- _Instructions for the task_
Give the entries again in full. Nothing may be altered.

[Collected data entries]
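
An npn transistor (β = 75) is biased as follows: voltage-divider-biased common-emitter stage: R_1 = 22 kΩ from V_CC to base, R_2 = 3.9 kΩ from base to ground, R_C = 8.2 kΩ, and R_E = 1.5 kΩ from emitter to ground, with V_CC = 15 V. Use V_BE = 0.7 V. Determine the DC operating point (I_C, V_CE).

Thevenize the base divider: V_Th = V_CC·R_2/(R_1+R_2) = 15×3.9/25.9 = 2.26 V, R_Th = R_1‖R_2 = 3.31 kΩ.
Base-emitter loop: V_Th = I_B·R_Th + V_BE + (β+1)I_B·R_E, so I_B = (2.26 − 0.7) / (3.31 + 76×1.5) = 0.0133 mA.
I_C = β·I_B = 75×0.0133 = 0.996 mA, and I_E = (β+1)I_B = 1.01 mA.
V_CE = V_CC − I_C·R_C − I_E·R_E = 15 − 0.996×8.2 − 1.01×1.5 = 5.31 V.
V_CE = 5.31 V > 0.2 V confirms active-region operation.

I_C ≈ 1 mA, V_CE ≈ 5.3 V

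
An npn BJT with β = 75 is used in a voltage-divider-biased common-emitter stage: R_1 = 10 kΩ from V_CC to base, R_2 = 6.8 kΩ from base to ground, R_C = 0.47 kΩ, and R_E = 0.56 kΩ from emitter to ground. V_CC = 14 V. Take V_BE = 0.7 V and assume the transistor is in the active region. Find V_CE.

V_CE ≈ 5.7 V

Thevenize the base divider: V_Th = V_CC·R_2/(R_1+R_2) = 14×6.8/16.8 = 5.67 V, R_Th = R_1‖R_2 = 4.05 kΩ.
Base-emitter loop: V_Th = I_B·R_Th + V_BE + (β+1)I_B·R_E, so I_B = (5.67 − 0.7) / (4.05 + 76×0.56) = 0.107 mA.
I_C = β·I_B = 75×0.107 = 7.99 mA, and I_E = (β+1)I_B = 8.1 mA.
V_CE = V_CC − I_C·R_C − I_E·R_E = 14 − 7.99×0.47 − 8.1×0.56 = 5.71 V.
V_CE = 5.71 V > 0.2 V confirms active-region operation.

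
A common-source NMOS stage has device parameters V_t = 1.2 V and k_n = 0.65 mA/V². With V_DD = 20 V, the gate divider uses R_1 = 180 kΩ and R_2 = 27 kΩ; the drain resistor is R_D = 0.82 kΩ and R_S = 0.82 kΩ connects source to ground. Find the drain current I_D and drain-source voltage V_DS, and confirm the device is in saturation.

V_G = V_DD·R_2/(R_1+R_2) = 20×27/207 = 2.61 V.
Assume saturation: I_D = (k_n/2)(V_GS − V_t)² with V_GS = V_G − I_D·R_S = 2.61 − 0.82·I_D.
Substituting gives 0.219·I_D² − 1.75·I_D + 0.645 = 0, with roots I_D = 0.387 or 7.62 mA.
The root I_D = 7.62 mA gives V_GS = -3.64 V ≤ V_t, so take I_D = 0.387 mA.
Then V_GS = 2.29 V and V_DS = V_DD − I_D(R_D+R_S) = 20 − 0.387×1.64 = 19.4 V.
Saturation requires V_DS ≥ V_GS − V_t = 1.09 V; 19.4 ≥ 1.09 ✓.

I_D ≈ 0.39 mA, V_DS ≈ 19 V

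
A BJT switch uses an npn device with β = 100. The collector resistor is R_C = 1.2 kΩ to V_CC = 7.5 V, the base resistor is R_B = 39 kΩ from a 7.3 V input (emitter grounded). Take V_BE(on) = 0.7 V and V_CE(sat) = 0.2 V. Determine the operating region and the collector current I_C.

saturation; I_C ≈ 6.1 mA

Assume active: I_B = (7.3 − 0.7)/39 = 0.169 mA, giving I_C = β·I_B = 16.9 mA.
But then V_CE = 7.5 − 16.9×1.2 = -12.8 V < V_CE(sat) = 0.2 V — impossible in the active region.
So the transistor is saturated. With V_CE = 0.2 V, I_C = (V_CC − 0.2)/R_C = 7.3/1.2 = 6.08 mA.
Check: β·I_B = 16.9 mA > I_C = 6.08 mA, confirming saturation.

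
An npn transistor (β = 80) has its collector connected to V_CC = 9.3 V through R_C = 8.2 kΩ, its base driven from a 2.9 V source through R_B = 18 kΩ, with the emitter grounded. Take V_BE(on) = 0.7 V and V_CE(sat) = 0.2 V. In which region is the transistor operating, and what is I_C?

Assume active: I_B = (2.9 − 0.7)/18 = 0.122 mA, giving I_C = β·I_B = 9.78 mA.
But then V_CE = 9.3 − 9.78×8.2 = -70.9 V < V_CE(sat) = 0.2 V — impossible in the active region.
So the transistor is saturated. With V_CE = 0.2 V, I_C = (V_CC − 0.2)/R_C = 9.1/8.2 = 1.11 mA.
Check: β·I_B = 9.78 mA > I_C = 1.11 mA, confirming saturation.

saturation; I_C ≈ 1.1 mA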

- _Solution to the problem_
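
An npn transistor (β = 75) is biased as follows: voltage-divider-biased common-emitter stage: R_1 = 22 kΩ from V_CC to base, R_2 = 3.9 kΩ from base to ground, R_C = 8.2 kΩ, and R_E = 1.5 kΩ from emitter to ground, with V_CC = 15 V. Use V_BE = 0.7 V. Determine the DC operating point (I_C, V_CE).

Thevenize the base divider: V_Th = V_CC·R_2/(R_1+R_2) = 15×3.9/25.9 = 2.26 V, R_Th = R_1‖R_2 = 3.31 kΩ.
Base-emitter loop: V_Th = I_B·R_Th + V_BE + (β+1)I_B·R_E, so I_B = (2.26 − 0.7) / (3.31 + 76×1.5) = 0.0133 mA.
I_C = β·I_B = 75×0.0133 = 0.996 mA, and I_E = (β+1)I_B = 1.01 mA.
V_CE = V_CC − I_C·R_C − I_E·R_E = 15 − 0.996×8.2 − 1.01×1.5 = 5.31 V.
V_CE = 5.31 V > 0.2 V confirms active-region operation.

I_C ≈ 1 mA, V_CE ≈ 5.3 V

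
An npn BJT with β = 75 is used in a voltage-divider-biased common-emitter stage: R_1 = 10 kΩ from V_CC to base, R_2 = 6.8 kΩ from base to ground, R_C = 0.47 kΩ, and R_E = 0.56 kΩ from emitter to ground. V_CC = 14 V. Take V_BE = 0.7 V and assume the transistor is in the active region. Find V_CE.

V_CE ≈ 5.7 V

Thevenize the base divider: V_Th = V_CC·R_2/(R_1+R_2) = 14×6.8/16.8 = 5.67 V, R_Th = R_1‖R_2 = 4.05 kΩ.
Base-emitter loop: V_Th = I_B·R_Th + V_BE + (β+1)I_B·R_E, so I_B = (5.67 − 0.7) / (4.05 + 76×0.56) = 0.107 mA.
I_C = β·I_B = 75×0.107 = 7.99 mA, and I_E = (β+1)I_B = 8.1 mA.
V_CE = V_CC − I_C·R_C − I_E·R_E = 14 − 7.99×0.47 − 8.1×0.56 = 5.71 V.
V_CE = 5.71 V > 0.2 V confirms active-region operation.

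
A common-source NMOS stage has device parameters V_t = 1.2 V and k_n = 0.65 mA/V². With V_DD = 20 V, the gate divider uses R_1 = 180 kΩ and R_2 = 27 kΩ; the drain resistor is R_D = 0.82 kΩ and R_S = 0.82 kΩ connects source to ground. Find the drain current I_D and drain-source voltage V_DS, and confirm the device is in saturation.

V_G = V_DD·R_2/(R_1+R_2) = 20×27/207 = 2.61 V.
Assume saturation: I_D = (k_n/2)(V_GS − V_t)² with V_GS = V_G − I_D·R_S = 2.61 − 0.82·I_D.
Substituting gives 0.219·I_D² − 1.75·I_D + 0.645 = 0, with roots I_D = 0.387 or 7.62 mA.
The root I_D = 7.62 mA gives V_GS = -3.64 V ≤ V_t, so take I_D = 0.387 mA.
Then V_GS = 2.29 V and V_DS = V_DD − I_D(R_D+R_S) = 20 − 0.387×1.64 = 19.4 V.
Saturation requires V_DS ≥ V_GS − V_t = 1.09 V; 19.4 ≥ 1.09 ✓.

I_D ≈ 0.39 mA, V_DS ≈ 19 V

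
A BJT switch uses an npn device with β = 100. The collector resistor is R_C = 1.2 kΩ to V_CC = 7.5 V, the base resistor is R_B = 39 kΩ from a 7.3 V input (emitter grounded). Take V_BE(on) = 0.7 V and V_CE(sat) = 0.2 V. Determine the operating region and the collector current I_C.

saturation; I_C ≈ 6.1 mA

Assume active: I_B = (7.3 − 0.7)/39 = 0.169 mA, giving I_C = β·I_B = 16.9 mA.
But then V_CE = 7.5 − 16.9×1.2 = -12.8 V < V_CE(sat) = 0.2 V — impossible in the active region.
So the transistor is saturated. With V_CE = 0.2 V, I_C = (V_CC − 0.2)/R_C = 7.3/1.2 = 6.08 mA.
Check: β·I_B = 16.9 mA > I_C = 6.08 mA, confirming saturation.

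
An npn transistor (β = 80) has its collector connected to V_CC = 9.3 V through R_C = 8.2 kΩ, its base driven from a 2.9 V source through R_B = 18 kΩ, with the emitter grounded. Take V_BE(on) = 0.7 V and V_CE(sat) = 0.2 V. In which region is the transistor operating, and what is I_C?

Assume active: I_B = (2.9 − 0.7)/18 = 0.122 mA, giving I_C = β·I_B = 9.78 mA.
But then V_CE = 9.3 − 9.78×8.2 = -70.9 V < V_CE(sat) = 0.2 V — impossible in the active region.
So the transistor is saturated. With V_CE = 0.2 V, I_C = (V_CC − 0.2)/R_C = 9.1/8.2 = 1.11 mA.
Check: β·I_B = 9.78 mA > I_C = 1.11 mA, confirming saturation.

saturation; I_C ≈ 1.1 mA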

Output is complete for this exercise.